HOW TO COMPLETE THIS TASK: The answer should consist of every record, reproduced exactly.

MATERIAL SUPPLIED:
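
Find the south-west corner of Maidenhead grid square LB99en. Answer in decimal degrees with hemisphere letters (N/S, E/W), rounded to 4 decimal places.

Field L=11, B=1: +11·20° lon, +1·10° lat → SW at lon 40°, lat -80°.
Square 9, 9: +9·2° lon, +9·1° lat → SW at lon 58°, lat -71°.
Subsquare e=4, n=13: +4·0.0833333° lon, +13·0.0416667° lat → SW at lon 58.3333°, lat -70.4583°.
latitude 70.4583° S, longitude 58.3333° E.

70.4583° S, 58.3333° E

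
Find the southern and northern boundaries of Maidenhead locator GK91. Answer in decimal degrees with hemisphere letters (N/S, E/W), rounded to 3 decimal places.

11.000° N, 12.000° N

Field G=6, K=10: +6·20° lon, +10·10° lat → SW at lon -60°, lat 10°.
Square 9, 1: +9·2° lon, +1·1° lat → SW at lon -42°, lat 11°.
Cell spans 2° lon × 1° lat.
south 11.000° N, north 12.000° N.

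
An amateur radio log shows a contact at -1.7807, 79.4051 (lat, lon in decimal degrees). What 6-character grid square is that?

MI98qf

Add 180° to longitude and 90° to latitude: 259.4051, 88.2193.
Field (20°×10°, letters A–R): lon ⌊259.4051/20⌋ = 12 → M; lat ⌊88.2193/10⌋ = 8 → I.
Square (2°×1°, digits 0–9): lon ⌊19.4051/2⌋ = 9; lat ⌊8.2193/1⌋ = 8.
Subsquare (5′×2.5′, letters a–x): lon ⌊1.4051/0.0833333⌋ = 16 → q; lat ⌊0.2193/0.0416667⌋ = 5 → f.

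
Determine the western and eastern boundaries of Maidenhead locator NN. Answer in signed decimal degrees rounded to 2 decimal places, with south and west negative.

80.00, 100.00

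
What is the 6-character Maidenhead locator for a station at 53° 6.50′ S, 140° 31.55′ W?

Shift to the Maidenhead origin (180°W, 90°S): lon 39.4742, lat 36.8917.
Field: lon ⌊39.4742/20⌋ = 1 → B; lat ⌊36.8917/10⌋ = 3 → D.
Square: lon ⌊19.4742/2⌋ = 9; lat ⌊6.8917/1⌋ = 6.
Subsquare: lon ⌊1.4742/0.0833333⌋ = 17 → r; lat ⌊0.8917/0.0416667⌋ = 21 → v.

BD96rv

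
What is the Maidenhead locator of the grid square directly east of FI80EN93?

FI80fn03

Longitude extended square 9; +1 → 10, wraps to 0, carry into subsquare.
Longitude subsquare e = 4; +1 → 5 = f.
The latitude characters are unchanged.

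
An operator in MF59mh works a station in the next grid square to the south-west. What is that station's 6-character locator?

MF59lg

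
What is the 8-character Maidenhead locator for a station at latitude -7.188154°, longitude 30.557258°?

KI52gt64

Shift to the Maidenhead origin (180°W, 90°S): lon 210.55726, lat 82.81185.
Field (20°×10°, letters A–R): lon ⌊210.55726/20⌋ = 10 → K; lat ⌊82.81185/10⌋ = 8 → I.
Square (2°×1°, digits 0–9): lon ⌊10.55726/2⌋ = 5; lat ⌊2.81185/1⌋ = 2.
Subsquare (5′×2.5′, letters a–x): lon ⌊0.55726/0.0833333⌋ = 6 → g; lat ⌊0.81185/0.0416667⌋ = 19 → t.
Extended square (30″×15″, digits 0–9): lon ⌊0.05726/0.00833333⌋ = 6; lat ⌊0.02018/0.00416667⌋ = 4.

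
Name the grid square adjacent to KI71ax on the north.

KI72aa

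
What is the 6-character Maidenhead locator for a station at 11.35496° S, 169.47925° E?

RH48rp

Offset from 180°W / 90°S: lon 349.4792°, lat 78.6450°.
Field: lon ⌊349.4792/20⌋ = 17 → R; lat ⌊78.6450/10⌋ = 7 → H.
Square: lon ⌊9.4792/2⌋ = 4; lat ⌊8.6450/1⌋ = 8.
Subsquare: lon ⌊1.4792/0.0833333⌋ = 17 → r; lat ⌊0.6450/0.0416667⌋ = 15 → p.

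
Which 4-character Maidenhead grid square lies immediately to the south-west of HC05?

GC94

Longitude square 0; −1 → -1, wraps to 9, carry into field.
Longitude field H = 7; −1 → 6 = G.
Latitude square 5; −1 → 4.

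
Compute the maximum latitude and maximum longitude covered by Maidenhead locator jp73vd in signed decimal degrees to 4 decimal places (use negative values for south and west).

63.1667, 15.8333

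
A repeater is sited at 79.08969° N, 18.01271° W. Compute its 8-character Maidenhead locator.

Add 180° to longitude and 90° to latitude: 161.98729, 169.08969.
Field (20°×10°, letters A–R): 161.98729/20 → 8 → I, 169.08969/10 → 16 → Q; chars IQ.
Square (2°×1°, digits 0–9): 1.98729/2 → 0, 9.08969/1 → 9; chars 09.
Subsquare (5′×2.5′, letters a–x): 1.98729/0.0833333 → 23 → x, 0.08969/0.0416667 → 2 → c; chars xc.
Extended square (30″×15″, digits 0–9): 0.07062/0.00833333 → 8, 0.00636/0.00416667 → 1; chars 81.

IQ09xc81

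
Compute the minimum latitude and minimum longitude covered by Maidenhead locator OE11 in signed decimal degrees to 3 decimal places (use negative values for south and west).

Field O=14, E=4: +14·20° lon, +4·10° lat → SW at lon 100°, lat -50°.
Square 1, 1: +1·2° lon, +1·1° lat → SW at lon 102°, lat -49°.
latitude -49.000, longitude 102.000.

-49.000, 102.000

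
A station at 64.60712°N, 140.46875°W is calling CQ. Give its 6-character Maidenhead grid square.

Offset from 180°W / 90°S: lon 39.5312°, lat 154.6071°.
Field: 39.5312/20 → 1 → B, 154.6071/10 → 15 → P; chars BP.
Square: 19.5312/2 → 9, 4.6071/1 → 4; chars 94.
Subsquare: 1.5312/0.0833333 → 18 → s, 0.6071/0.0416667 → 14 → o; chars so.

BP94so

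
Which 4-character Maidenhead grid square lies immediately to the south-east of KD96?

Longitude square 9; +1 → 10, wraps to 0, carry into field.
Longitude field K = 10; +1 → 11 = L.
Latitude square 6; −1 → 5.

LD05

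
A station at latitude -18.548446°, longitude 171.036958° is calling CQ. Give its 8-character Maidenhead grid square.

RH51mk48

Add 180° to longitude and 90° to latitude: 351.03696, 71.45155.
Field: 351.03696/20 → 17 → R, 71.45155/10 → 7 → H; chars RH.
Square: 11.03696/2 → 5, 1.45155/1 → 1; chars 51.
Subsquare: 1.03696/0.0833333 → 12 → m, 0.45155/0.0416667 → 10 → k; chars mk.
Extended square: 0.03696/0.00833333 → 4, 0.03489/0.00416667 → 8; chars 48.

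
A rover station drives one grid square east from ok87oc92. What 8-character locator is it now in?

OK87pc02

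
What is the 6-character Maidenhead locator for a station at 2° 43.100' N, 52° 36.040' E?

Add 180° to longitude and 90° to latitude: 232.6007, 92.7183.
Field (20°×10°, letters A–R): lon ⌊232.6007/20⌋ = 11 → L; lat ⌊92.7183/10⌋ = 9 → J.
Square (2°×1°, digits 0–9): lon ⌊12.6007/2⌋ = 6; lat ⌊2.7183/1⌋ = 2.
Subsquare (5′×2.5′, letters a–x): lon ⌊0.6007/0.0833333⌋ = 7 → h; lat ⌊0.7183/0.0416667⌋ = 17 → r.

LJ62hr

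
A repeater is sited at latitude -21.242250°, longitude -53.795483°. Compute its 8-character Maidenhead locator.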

REPLY TO THE EXERCISE:
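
Find the south-west corner of Maidenhead grid square LB99en. Answer in decimal degrees with hemisphere letters (N/S, E/W), rounded to 4 decimal places.

Field L=11, B=1: +11·20° lon, +1·10° lat → SW at lon 40°, lat -80°.
Square 9, 9: +9·2° lon, +9·1° lat → SW at lon 58°, lat -71°.
Subsquare e=4, n=13: +4·0.0833333° lon, +13·0.0416667° lat → SW at lon 58.3333°, lat -70.4583°.
latitude 70.4583° S, longitude 58.3333° E.

70.4583° S, 58.3333° E

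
Find the southern and northern boundaries of Maidenhead locator GK91. Answer in decimal degrees with hemisphere letters (N/S, E/W), rounded to 3 decimal places.

11.000° N, 12.000° N

Field G=6, K=10: +6·20° lon, +10·10° lat → SW at lon -60°, lat 10°.
Square 9, 1: +9·2° lon, +1·1° lat → SW at lon -42°, lat 11°.
Cell spans 2° lon × 1° lat.
south 11.000° N, north 12.000° N.

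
An amateur radio log shows a contact at -1.7807, 79.4051 (lat, lon in decimal degrees). What 6-character grid square is that?

MI98qf

Add 180° to longitude and 90° to latitude: 259.4051, 88.2193.
Field (20°×10°, letters A–R): lon ⌊259.4051/20⌋ = 12 → M; lat ⌊88.2193/10⌋ = 8 → I.
Square (2°×1°, digits 0–9): lon ⌊19.4051/2⌋ = 9; lat ⌊8.2193/1⌋ = 8.
Subsquare (5′×2.5′, letters a–x): lon ⌊1.4051/0.0833333⌋ = 16 → q; lat ⌊0.2193/0.0416667⌋ = 5 → f.

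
Determine the western and eastern boundaries of Maidenhead locator NN. Answer in signed decimal degrees rounded to 2 decimal places, with south and west negative.

80.00, 100.00

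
What is the 6-character Maidenhead locator for a station at 53° 6.50′ S, 140° 31.55′ W?

Shift to the Maidenhead origin (180°W, 90°S): lon 39.4742, lat 36.8917.
Field: lon ⌊39.4742/20⌋ = 1 → B; lat ⌊36.8917/10⌋ = 3 → D.
Square: lon ⌊19.4742/2⌋ = 9; lat ⌊6.8917/1⌋ = 6.
Subsquare: lon ⌊1.4742/0.0833333⌋ = 17 → r; lat ⌊0.8917/0.0416667⌋ = 21 → v.

BD96rv

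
What is the Maidenhead locator of the grid square directly east of FI80EN93?

FI80fn03

Longitude extended square 9; +1 → 10, wraps to 0, carry into subsquare.
Longitude subsquare e = 4; +1 → 5 = f.
The latitude characters are unchanged.

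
An operator in MF59mh works a station in the next grid square to the south-west. What is that station's 6-character locator?

MF59lg

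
What is the 8-character Maidenhead locator for a station at latitude -7.188154°, longitude 30.557258°?

KI52gt64

Shift to the Maidenhead origin (180°W, 90°S): lon 210.55726, lat 82.81185.
Field (20°×10°, letters A–R): lon ⌊210.55726/20⌋ = 10 → K; lat ⌊82.81185/10⌋ = 8 → I.
Square (2°×1°, digits 0–9): lon ⌊10.55726/2⌋ = 5; lat ⌊2.81185/1⌋ = 2.
Subsquare (5′×2.5′, letters a–x): lon ⌊0.55726/0.0833333⌋ = 6 → g; lat ⌊0.81185/0.0416667⌋ = 19 → t.
Extended square (30″×15″, digits 0–9): lon ⌊0.05726/0.00833333⌋ = 6; lat ⌊0.02018/0.00416667⌋ = 4.

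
Name the grid square adjacent to KI71ax on the north.

KI72aa

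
What is the 6-character Maidenhead locator for a station at 11.35496° S, 169.47925° E?

RH48rp

Offset from 180°W / 90°S: lon 349.4792°, lat 78.6450°.
Field: lon ⌊349.4792/20⌋ = 17 → R; lat ⌊78.6450/10⌋ = 7 → H.
Square: lon ⌊9.4792/2⌋ = 4; lat ⌊8.6450/1⌋ = 8.
Subsquare: lon ⌊1.4792/0.0833333⌋ = 17 → r; lat ⌊0.6450/0.0416667⌋ = 15 → p.

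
Which 4-character Maidenhead grid square lies immediately to the south-west of HC05?

GC94

Longitude square 0; −1 → -1, wraps to 9, carry into field.
Longitude field H = 7; −1 → 6 = G.
Latitude square 5; −1 → 4.

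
Compute the maximum latitude and maximum longitude covered by Maidenhead locator jp73vd in signed decimal degrees to 4 decimal places (use negative values for south and west).

63.1667, 15.8333

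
A repeater is sited at 79.08969° N, 18.01271° W. Compute its 8-character Maidenhead locator.

Add 180° to longitude and 90° to latitude: 161.98729, 169.08969.
Field (20°×10°, letters A–R): 161.98729/20 → 8 → I, 169.08969/10 → 16 → Q; chars IQ.
Square (2°×1°, digits 0–9): 1.98729/2 → 0, 9.08969/1 → 9; chars 09.
Subsquare (5′×2.5′, letters a–x): 1.98729/0.0833333 → 23 → x, 0.08969/0.0416667 → 2 → c; chars xc.
Extended square (30″×15″, digits 0–9): 0.07062/0.00833333 → 8, 0.00636/0.00416667 → 1; chars 81.

IQ09xc81

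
Compute the minimum latitude and minimum longitude covered by Maidenhead locator OE11 in signed decimal degrees to 3 decimal places (use negative values for south and west).

Field O=14, E=4: +14·20° lon, +4·10° lat → SW at lon 100°, lat -50°.
Square 1, 1: +1·2° lon, +1·1° lat → SW at lon 102°, lat -49°.
latitude -49.000, longitude 102.000.

-49.000, 102.000

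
A station at 64.60712°N, 140.46875°W is calling CQ. Give its 6-character Maidenhead grid square.

Offset from 180°W / 90°S: lon 39.5312°, lat 154.6071°.
Field: 39.5312/20 → 1 → B, 154.6071/10 → 15 → P; chars BP.
Square: 19.5312/2 → 9, 4.6071/1 → 4; chars 94.
Subsquare: 1.5312/0.0833333 → 18 → s, 0.6071/0.0416667 → 14 → o; chars so.

BP94so

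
Which 4-character Maidenhead grid square lies immediately to the south-east of KD96?

Longitude square 9; +1 → 10, wraps to 0, carry into field.
Longitude field K = 10; +1 → 11 = L.
Latitude square 6; −1 → 5.

LD05

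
A station at latitude -18.548446°, longitude 171.036958° is calling CQ. Give its 8-character Maidenhead grid square.

RH51mk48

Add 180° to longitude and 90° to latitude: 351.03696, 71.45155.
Field: 351.03696/20 → 17 → R, 71.45155/10 → 7 → H; chars RH.
Square: 11.03696/2 → 5, 1.45155/1 → 1; chars 51.
Subsquare: 1.03696/0.0833333 → 12 → m, 0.45155/0.0416667 → 10 → k; chars mk.
Extended square: 0.03696/0.00833333 → 4, 0.03489/0.00416667 → 8; chars 48.

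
A rover station drives one grid square east from ok87oc92. What 8-character locator is it now in?

OK87pc02

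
What is the 6-character Maidenhead locator for a station at 2° 43.100' N, 52° 36.040' E?

Add 180° to longitude and 90° to latitude: 232.6007, 92.7183.
Field (20°×10°, letters A–R): lon ⌊232.6007/20⌋ = 11 → L; lat ⌊92.7183/10⌋ = 9 → J.
Square (2°×1°, digits 0–9): lon ⌊12.6007/2⌋ = 6; lat ⌊2.7183/1⌋ = 2.
Subsquare (5′×2.5′, letters a–x): lon ⌊0.6007/0.0833333⌋ = 7 → h; lat ⌊0.7183/0.0416667⌋ = 17 → r.

LJ62hr

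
A repeater is sited at latitude -21.242250°, longitude -53.795483°. Compute its 8-character Maidenhead locator.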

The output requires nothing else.